* YOUR GOAL
Extract from the listing each line in which the word "rhythm" appears.

* DATA SUPPLIED
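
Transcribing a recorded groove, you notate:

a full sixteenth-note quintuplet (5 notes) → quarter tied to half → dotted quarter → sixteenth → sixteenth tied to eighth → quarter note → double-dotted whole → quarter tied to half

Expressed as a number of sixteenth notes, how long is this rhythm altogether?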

--

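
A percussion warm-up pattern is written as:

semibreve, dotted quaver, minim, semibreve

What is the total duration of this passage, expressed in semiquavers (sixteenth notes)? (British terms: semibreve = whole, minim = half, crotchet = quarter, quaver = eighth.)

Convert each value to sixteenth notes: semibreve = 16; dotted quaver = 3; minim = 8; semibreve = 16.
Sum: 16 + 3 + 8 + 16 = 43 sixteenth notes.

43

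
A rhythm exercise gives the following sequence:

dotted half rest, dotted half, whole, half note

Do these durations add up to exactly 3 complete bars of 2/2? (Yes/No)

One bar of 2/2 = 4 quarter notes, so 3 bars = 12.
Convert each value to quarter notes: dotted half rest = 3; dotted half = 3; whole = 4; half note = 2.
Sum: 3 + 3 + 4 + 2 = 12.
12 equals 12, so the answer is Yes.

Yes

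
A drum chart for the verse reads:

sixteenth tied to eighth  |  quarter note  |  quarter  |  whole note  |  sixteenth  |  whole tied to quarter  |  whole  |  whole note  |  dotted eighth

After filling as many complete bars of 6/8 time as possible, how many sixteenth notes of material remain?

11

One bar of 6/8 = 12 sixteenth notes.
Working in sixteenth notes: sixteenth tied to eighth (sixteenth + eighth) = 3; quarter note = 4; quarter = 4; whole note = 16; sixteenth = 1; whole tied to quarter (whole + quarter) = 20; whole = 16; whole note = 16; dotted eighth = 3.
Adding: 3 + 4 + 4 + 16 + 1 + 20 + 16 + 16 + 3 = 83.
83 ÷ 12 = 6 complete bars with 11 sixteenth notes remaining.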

* OUTPUT FOR THIS TASK
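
Expressed as a number of sixteenth notes, how long is this rhythm altogether?
A rhythm exercise gives the following sequence: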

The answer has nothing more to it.